### Material provided ###

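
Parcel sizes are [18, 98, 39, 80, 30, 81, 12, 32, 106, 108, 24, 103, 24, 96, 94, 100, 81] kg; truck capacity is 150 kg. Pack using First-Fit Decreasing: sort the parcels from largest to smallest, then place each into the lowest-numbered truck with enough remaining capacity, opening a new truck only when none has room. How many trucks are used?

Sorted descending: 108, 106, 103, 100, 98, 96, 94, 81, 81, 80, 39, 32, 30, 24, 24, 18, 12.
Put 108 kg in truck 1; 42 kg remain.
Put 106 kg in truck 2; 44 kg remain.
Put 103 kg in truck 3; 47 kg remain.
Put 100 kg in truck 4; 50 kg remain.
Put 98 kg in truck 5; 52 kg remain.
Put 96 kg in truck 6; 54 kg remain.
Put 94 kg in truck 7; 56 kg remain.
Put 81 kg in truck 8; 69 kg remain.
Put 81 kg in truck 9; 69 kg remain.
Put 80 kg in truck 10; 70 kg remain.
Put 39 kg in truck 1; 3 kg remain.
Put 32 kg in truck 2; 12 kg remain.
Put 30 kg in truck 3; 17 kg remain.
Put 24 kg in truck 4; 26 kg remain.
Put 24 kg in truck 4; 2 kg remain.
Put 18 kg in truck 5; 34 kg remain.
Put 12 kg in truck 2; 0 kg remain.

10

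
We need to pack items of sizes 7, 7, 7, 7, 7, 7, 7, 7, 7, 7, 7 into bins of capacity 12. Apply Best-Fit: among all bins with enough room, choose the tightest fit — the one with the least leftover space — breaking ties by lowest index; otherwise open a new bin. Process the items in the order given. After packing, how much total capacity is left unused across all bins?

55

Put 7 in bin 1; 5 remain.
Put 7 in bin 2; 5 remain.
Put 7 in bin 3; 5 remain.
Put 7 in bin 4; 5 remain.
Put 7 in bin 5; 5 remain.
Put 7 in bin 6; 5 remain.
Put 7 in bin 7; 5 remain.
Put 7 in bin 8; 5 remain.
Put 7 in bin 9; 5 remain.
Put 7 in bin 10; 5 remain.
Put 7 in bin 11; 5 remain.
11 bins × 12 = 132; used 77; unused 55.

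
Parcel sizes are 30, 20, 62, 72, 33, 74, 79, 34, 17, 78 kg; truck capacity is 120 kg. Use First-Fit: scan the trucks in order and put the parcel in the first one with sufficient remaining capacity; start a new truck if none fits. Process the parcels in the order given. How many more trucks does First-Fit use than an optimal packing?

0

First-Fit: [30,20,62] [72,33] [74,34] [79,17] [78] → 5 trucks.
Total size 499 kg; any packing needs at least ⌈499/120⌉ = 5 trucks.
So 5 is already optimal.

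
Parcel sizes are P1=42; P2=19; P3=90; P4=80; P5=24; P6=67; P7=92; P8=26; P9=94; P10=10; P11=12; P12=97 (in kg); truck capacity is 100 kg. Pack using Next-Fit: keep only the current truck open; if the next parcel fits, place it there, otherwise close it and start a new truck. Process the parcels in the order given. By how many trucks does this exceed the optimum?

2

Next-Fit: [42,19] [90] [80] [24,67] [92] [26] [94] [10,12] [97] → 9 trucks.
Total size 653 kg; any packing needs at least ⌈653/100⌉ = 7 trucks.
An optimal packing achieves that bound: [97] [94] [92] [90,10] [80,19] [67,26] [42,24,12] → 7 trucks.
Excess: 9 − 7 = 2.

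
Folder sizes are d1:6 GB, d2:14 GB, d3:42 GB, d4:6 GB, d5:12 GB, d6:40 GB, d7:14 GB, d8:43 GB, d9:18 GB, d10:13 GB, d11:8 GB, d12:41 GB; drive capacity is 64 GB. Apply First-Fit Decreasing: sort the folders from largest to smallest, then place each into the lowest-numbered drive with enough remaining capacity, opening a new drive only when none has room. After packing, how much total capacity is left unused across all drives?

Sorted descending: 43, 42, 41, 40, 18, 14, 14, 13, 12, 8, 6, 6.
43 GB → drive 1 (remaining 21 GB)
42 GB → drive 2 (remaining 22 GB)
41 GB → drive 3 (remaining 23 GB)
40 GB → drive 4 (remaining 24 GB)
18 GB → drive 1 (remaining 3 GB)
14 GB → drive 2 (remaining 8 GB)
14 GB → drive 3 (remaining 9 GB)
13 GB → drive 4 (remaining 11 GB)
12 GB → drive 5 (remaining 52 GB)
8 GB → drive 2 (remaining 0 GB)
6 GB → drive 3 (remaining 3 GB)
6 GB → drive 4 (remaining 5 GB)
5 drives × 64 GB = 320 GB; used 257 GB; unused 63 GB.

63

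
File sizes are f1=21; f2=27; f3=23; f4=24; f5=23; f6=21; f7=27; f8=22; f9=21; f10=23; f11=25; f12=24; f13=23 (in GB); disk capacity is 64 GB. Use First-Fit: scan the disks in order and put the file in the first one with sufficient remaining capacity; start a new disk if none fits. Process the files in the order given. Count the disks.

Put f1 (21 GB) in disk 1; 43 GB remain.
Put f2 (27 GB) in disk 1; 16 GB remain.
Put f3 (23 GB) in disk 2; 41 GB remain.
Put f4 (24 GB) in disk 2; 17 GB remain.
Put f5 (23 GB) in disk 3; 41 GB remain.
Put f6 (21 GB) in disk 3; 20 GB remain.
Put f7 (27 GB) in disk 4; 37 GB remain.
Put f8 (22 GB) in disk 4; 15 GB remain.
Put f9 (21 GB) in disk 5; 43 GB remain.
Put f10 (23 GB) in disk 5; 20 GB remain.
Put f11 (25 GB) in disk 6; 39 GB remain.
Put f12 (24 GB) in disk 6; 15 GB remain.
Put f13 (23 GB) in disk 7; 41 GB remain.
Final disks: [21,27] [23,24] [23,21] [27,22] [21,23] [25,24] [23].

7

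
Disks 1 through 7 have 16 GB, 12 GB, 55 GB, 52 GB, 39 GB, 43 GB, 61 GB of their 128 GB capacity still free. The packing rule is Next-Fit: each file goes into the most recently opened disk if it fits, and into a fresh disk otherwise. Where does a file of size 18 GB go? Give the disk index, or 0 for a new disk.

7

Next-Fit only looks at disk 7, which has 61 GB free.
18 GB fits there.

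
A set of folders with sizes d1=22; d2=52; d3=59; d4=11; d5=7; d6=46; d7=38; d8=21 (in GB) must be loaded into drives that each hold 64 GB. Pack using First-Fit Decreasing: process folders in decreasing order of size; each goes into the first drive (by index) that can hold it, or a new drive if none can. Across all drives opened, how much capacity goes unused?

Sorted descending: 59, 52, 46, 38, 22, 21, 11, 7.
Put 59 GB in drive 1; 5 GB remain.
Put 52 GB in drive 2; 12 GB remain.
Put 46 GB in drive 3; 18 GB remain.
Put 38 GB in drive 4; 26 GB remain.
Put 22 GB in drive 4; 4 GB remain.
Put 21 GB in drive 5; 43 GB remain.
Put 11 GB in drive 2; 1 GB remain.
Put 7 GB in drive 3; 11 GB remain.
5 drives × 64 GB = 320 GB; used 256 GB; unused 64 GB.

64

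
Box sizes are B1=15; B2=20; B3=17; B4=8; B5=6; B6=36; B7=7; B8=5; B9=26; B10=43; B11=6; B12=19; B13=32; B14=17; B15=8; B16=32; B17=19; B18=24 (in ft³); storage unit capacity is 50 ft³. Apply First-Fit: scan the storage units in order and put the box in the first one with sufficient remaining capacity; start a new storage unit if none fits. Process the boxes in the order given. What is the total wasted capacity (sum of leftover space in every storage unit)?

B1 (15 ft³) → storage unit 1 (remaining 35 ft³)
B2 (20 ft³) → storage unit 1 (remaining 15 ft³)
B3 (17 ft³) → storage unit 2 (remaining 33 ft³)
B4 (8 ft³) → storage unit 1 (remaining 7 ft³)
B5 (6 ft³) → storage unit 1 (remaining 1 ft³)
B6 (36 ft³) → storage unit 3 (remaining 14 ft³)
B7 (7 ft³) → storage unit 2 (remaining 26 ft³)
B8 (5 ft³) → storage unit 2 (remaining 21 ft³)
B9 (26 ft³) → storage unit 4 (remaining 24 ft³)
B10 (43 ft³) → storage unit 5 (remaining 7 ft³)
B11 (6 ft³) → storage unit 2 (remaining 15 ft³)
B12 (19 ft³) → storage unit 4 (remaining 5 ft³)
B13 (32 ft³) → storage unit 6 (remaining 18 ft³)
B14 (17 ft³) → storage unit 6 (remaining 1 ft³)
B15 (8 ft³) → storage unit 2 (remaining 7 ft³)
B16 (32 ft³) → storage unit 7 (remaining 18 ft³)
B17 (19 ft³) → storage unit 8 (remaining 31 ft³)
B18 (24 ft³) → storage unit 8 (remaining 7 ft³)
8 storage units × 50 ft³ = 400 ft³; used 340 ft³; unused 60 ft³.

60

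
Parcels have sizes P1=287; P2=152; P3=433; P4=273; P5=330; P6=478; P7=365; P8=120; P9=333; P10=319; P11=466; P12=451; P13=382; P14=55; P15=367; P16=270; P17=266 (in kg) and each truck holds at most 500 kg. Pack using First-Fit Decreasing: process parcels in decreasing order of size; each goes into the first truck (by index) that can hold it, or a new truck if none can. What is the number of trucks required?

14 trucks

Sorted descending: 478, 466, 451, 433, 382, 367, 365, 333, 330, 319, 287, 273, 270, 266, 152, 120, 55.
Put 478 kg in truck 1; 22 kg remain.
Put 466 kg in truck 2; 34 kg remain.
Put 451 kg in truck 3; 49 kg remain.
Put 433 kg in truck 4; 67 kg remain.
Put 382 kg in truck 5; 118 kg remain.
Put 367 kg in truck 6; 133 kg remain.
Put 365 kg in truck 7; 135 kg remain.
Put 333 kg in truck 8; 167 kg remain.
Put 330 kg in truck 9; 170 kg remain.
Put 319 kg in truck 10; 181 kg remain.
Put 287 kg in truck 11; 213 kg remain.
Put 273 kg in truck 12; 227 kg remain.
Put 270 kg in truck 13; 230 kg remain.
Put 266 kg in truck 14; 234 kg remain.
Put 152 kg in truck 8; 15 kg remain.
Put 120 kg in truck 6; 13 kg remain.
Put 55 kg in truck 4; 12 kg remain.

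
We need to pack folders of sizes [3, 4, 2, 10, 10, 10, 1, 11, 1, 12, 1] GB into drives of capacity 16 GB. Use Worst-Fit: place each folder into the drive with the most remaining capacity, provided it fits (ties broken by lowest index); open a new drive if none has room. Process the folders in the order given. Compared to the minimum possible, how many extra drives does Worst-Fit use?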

###

• _Exercise aim_:
What you return must match, line for line, the data from the line containing "Parcels have sizes" to its end, both ends included.

• _Exercise result_:
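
Parcels have sizes P1=287; P2=152; P3=433; P4=273; P5=330; P6=478; P7=365; P8=120; P9=333; P10=319; P11=466; P12=451; P13=382; P14=55; P15=367; P16=270; P17=266 (in kg) and each truck holds at most 500 kg. Pack using First-Fit Decreasing: process parcels in decreasing order of size; each goes into the first truck (by index) that can hold it, or a new truck if none can. What is the number of trucks required?

14 trucks

Sorted descending: 478, 466, 451, 433, 382, 367, 365, 333, 330, 319, 287, 273, 270, 266, 152, 120, 55.
Put 478 kg in truck 1; 22 kg remain.
Put 466 kg in truck 2; 34 kg remain.
Put 451 kg in truck 3; 49 kg remain.
Put 433 kg in truck 4; 67 kg remain.
Put 382 kg in truck 5; 118 kg remain.
Put 367 kg in truck 6; 133 kg remain.
Put 365 kg in truck 7; 135 kg remain.
Put 333 kg in truck 8; 167 kg remain.
Put 330 kg in truck 9; 170 kg remain.
Put 319 kg in truck 10; 181 kg remain.
Put 287 kg in truck 11; 213 kg remain.
Put 273 kg in truck 12; 227 kg remain.
Put 270 kg in truck 13; 230 kg remain.
Put 266 kg in truck 14; 234 kg remain.
Put 152 kg in truck 8; 15 kg remain.
Put 120 kg in truck 6; 13 kg remain.
Put 55 kg in truck 4; 12 kg remain.

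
We need to pack folders of sizes [3, 4, 2, 10, 10, 10, 1, 11, 1, 12, 1] GB into drives of capacity 16 GB. Use Worst-Fit: place each folder into the drive with the most remaining capacity, provided it fits (ties broken by lowest index); open a new drive if none has room. Process the folders in the order given. Compared to the minimum possible, how many extra drives does Worst-Fit use?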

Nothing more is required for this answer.